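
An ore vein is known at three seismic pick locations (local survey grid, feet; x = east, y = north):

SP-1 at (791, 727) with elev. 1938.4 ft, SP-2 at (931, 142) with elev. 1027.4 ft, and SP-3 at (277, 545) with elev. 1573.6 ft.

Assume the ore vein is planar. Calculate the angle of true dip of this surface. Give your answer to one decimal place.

58.0°

Two edge vectors: SP-1→SP-2 = (140, -585, -911), SP-1→SP-3 = (-514, -182, -364.8).
Normal n = (SP-1→SP-2) × (SP-1→SP-3) = (47606, 519326, -326170).
So ∂z/∂x = −n_x/n_z = 0.14595 and ∂z/∂y = −n_y/n_z = 1.59219.
Gradient magnitude |∇z| = √(a² + b²) = √(0.02130 + 2.53508) = 1.59887.
True dip = arctan(1.59887) = 58.0°, dipping toward S (azimuth ≈ 185°).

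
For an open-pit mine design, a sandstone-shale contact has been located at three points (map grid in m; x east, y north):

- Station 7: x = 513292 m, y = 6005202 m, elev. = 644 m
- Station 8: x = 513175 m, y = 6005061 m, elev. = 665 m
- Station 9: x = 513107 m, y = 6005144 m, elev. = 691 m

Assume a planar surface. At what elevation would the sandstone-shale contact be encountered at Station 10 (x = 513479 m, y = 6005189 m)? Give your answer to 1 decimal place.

Two edge vectors: Station 7→Station 8 = (-117, -141, 21), Station 7→Station 9 = (-185, -58, 47).
Normal n = (Station 7→Station 8) × (Station 7→Station 9) = (-5409, 1614, -19299).
So ∂z/∂x = −n_x/n_z = −0.280273589 and ∂z/∂y = −n_y/n_z = 0.083631276.
Intercept c from Station 7: 644 + 143862.19 − 502222.71 = −357716.52.
At (513479, 6005189): z = −143914.6 + 502221.6 − 357716.52 = 590.5 m.

590.5 m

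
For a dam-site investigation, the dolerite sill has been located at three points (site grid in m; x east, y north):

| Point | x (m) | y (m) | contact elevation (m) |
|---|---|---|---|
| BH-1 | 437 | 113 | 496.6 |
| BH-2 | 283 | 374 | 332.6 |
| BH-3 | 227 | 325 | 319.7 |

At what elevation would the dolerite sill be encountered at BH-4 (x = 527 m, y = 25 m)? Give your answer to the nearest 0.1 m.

Let the plane be z = a·x + b·y + c.
BH-2−BH-1: −154a + 261b = −164;  BH-3−BH-1: −210a + 212b = −176.9.
Solving gives a = 0.51452, b = −0.32476.
Then c = 496.6 − a·437 − b·113 = 308.45.
At (527, 25): z = 271.2 − 8.1 + 308.45 = 571.5 m.

571.5 m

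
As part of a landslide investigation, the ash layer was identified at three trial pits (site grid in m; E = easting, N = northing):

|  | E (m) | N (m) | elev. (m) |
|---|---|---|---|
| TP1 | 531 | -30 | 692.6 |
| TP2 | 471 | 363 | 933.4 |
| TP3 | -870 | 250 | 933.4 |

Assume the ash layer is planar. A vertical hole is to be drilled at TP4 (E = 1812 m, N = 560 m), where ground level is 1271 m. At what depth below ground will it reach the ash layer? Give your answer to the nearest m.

Let the plane be z = a·E + b·N + c.
TP2−TP1: −60a + 393b = 240.8;  TP3−TP1: −1401a + 280b = 240.8.
Solving gives a = −0.05098, b = 0.60494.
Then c = 692.6 − a·531 − b·-30 = 737.82.
At (1812, 560): z_contact = −92.4 + 338.8 + 737.82 = 984.2 m.
Depth below ground = 1271 − 984.2 = 287 m.

287 m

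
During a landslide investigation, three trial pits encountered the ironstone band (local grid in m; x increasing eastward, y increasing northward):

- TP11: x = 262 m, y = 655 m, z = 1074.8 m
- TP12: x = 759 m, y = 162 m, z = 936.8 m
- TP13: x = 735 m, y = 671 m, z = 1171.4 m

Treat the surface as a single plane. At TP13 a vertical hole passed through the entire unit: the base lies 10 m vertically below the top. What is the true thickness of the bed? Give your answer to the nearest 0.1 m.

Let the plane be z = a·x + b·y + c.
TP12−TP11: 497a − 493b = −138;  TP13−TP11: 473a + 16b = 96.6.
Solving gives a = 0.18834, b = 0.46978.
|∇z| = √(a²+b²) = 0.50613, so dip δ = arctan(0.50613) = 26.85°.
True thickness = vertical thickness × cos δ = 10 × cos 26.85° = 8.9 m.

8.9 m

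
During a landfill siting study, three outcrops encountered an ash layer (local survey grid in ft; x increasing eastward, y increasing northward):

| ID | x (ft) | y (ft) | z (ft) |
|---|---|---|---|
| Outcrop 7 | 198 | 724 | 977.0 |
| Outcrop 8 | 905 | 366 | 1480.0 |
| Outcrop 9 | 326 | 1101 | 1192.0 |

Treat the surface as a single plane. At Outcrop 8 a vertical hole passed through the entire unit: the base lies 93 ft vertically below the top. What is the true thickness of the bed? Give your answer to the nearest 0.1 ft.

69.2 ft

Let the plane be z = a·x + b·y + c.
Outcrop 8−Outcrop 7: 707a − 358b = 503;  Outcrop 9−Outcrop 7: 128a + 377b = 215.
Solving gives a = 0.85350, b = 0.28051.
|∇z| = √(a²+b²) = 0.89841, so dip δ = arctan(0.89841) = 41.94°.
True thickness = vertical thickness × cos δ = 93 × cos 41.94° = 69.2 ft.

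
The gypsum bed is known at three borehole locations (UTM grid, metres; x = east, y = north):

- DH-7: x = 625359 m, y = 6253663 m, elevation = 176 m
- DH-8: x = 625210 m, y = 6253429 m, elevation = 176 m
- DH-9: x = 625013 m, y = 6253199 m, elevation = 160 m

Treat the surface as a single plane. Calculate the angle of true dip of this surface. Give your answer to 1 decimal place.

Two edge vectors: DH-7→DH-8 = (-149, -234, 0), DH-7→DH-9 = (-346, -464, -16).
Normal n = (DH-7→DH-8) × (DH-7→DH-9) = (3744, -2384, -11828).
So ∂z/∂x = −n_x/n_z = 0.31654 and ∂z/∂y = −n_y/n_z = −0.20156.
Gradient magnitude |∇z| = √(a² + b²) = √(0.10020 + 0.04062) = 0.37526.
True dip = arctan(0.37526) = 20.6°, dipping toward WNW (azimuth ≈ 302°).

20.6°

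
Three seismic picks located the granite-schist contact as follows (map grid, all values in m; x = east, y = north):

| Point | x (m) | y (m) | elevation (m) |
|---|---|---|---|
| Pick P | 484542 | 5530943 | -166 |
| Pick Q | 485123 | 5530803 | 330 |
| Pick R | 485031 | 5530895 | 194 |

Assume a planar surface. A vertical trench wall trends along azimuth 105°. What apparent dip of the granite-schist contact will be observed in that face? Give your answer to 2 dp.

Let the plane be z = a·x + b·y + c.
Pick Q−Pick P: 581a − 140b = 496;  Pick R−Pick P: 489a − 48b = 360.
Solving gives a = 0.65543, b = −0.82283.
Unit vector along 105° is (sin 105°, cos 105°) = (0.9659, -0.2588).
Slope in that direction = a·(0.9659) + b·(-0.2588) = 0.84606.
Apparent dip = arctan|0.84606| = 40.23° (true dip is 46.5°, so apparent ≤ true as expected).

40.23°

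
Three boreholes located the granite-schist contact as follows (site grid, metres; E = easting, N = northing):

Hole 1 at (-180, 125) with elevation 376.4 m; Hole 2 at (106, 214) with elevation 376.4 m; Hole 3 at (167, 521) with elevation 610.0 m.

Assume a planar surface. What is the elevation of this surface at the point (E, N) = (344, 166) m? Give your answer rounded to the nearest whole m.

277 m

Two edge vectors: Hole 1→Hole 2 = (286, 89, 0), Hole 1→Hole 3 = (347, 396, 233.6).
Normal n = (Hole 1→Hole 2) × (Hole 1→Hole 3) = (20790.4, -66809.6, 82373).
So ∂z/∂E = −n_x/n_z = −0.25239 and ∂z/∂N = −n_y/n_z = 0.81106.
Intercept c from Hole 1: 376.4 − 45.43 − 101.38 = 229.59.
At (344, 166): z = −86.8 + 134.6 + 229.59 = 277.4 m.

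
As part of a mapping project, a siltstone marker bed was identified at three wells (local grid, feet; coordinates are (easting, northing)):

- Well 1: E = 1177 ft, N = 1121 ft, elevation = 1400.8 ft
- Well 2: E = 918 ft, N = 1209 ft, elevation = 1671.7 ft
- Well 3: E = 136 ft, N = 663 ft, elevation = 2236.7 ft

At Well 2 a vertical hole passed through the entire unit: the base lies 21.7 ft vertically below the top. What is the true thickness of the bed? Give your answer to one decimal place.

Two edge vectors: Well 1→Well 2 = (-259, 88, 270.9), Well 1→Well 3 = (-1041, -458, 835.9).
Normal n = (Well 1→Well 2) × (Well 1→Well 3) = (197631.4, -65508.8, 210230).
So ∂z/∂E = −n_x/n_z = −0.94007 and ∂z/∂N = −n_y/n_z = 0.31161.
|∇z| = √(a²+b²) = 0.99037, so dip δ = arctan(0.99037) = 44.72°.
True thickness = vertical thickness × cos δ = 21.7 × cos 44.72° = 15.4 ft.

15.4 ft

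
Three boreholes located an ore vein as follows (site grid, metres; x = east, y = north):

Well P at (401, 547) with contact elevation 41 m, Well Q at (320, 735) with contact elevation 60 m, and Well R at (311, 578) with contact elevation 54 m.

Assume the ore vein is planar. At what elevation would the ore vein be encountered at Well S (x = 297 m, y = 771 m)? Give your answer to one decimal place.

64.6 m

Let the plane be z = a·x + b·y + c.
Well Q−Well P: −81a + 188b = 19;  Well R−Well P: −90a + 31b = 13.
Solving gives a = −0.12874, b = 0.04560.
Then c = 41 − a·401 − b·547 = 67.68.
At (297, 771): z = −38.2 + 35.2 + 67.68 = 64.6 m.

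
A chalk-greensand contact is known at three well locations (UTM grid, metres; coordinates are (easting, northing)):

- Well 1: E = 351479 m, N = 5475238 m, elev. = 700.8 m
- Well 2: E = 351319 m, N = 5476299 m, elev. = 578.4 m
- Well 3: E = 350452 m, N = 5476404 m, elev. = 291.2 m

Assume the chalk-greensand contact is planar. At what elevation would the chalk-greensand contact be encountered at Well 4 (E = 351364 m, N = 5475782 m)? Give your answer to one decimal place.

Two edge vectors: Well 1→Well 2 = (-160, 1061, -122.4), Well 1→Well 3 = (-1027, 1166, -409.6).
Normal n = (Well 1→Well 2) × (Well 1→Well 3) = (-291867.2, 60168.8, 903087).
So ∂z/∂E = −n_x/n_z = 0.323188353 and ∂z/∂N = −n_y/n_z = −0.066625696.
Intercept c from Well 1: 700.8 − 113593.92 + 364791.54 = 251898.42.
At (351364, 5475782): z = 113556.8 − 364827.8 + 251898.42 = 627.4 m.

627.4 m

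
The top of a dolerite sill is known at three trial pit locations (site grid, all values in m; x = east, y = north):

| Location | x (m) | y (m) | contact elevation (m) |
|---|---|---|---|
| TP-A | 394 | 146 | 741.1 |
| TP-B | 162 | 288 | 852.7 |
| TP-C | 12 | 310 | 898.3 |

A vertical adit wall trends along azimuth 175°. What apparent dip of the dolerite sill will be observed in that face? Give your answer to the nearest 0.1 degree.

21.8°

Let the plane be z = a·x + b·y + c.
TP-B−TP-A: −232a + 142b = 111.6;  TP-C−TP-A: −382a + 164b = 157.2.
Solving gives a = −0.24821, b = 0.38039.
Unit vector along 175° is (sin 175°, cos 175°) = (0.0872, -0.9962).
Slope in that direction = a·(0.0872) + b·(-0.9962) = −0.40058.
Apparent dip = arctan|0.40058| = 21.8° (true dip is 24.4°, so apparent ≤ true as expected).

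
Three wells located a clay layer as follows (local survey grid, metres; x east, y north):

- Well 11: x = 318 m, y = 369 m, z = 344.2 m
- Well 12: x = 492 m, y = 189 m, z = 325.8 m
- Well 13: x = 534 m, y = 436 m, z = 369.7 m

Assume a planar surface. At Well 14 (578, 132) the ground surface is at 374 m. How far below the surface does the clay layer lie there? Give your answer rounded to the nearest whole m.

52 m

Two edge vectors: Well 11→Well 12 = (174, -180, -18.4), Well 11→Well 13 = (216, 67, 25.5).
Normal n = (Well 11→Well 12) × (Well 11→Well 13) = (-3357.2, -8411.4, 50538).
So ∂z/∂x = −n_x/n_z = 0.06643 and ∂z/∂y = −n_y/n_z = 0.16644.
Intercept c from Well 11: 344.2 − 21.12 − 61.42 = 261.66.
At (578, 132): z_contact = 38.4 + 22.0 + 261.66 = 322.0 m.
Depth below ground = 374 − 322.0 = 52 m.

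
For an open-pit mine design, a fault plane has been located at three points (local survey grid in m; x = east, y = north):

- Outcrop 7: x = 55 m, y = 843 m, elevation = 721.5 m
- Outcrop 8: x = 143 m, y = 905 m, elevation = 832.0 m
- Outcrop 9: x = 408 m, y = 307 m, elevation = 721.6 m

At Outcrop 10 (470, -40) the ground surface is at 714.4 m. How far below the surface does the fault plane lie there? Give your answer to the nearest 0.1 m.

135.6 m

Let the plane be z = a·x + b·y + c.
Outcrop 8−Outcrop 7: 88a + 62b = 110.5;  Outcrop 9−Outcrop 7: 353a − 536b = 0.1.
Solving gives a = 0.85780, b = 0.56474.
Then c = 721.5 − a·55 − b·843 = 198.24.
At (470, -40): z_contact = 403.16 − 22.59 + 198.24 = 578.82 m.
Depth below ground = 714.4 − 578.82 = 135.6 m.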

--- --- ---

Prompt: Whatever else the listing above holds, retype exactly only the lines from the one containing "The gypsum bed" to the one containing "5530895 | 194 |", both ends kept.

Output of the task:
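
The gypsum bed is known at three borehole locations (UTM grid, metres; x = east, y = north):

- DH-7: x = 625359 m, y = 6253663 m, elevation = 176 m
- DH-8: x = 625210 m, y = 6253429 m, elevation = 176 m
- DH-9: x = 625013 m, y = 6253199 m, elevation = 160 m

Treat the surface as a single plane. Calculate the angle of true dip of this surface. Give your answer to 1 decimal place.

Two edge vectors: DH-7→DH-8 = (-149, -234, 0), DH-7→DH-9 = (-346, -464, -16).
Normal n = (DH-7→DH-8) × (DH-7→DH-9) = (3744, -2384, -11828).
So ∂z/∂x = −n_x/n_z = 0.31654 and ∂z/∂y = −n_y/n_z = −0.20156.
Gradient magnitude |∇z| = √(a² + b²) = √(0.10020 + 0.04062) = 0.37526.
True dip = arctan(0.37526) = 20.6°, dipping toward WNW (azimuth ≈ 302°).

20.6°

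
Three seismic picks located the granite-schist contact as follows (map grid, all values in m; x = east, y = north):

| Point | x (m) | y (m) | elevation (m) |
|---|---|---|---|
| Pick P | 484542 | 5530943 | -166 |
| Pick Q | 485123 | 5530803 | 330 |
| Pick R | 485031 | 5530895 | 194 |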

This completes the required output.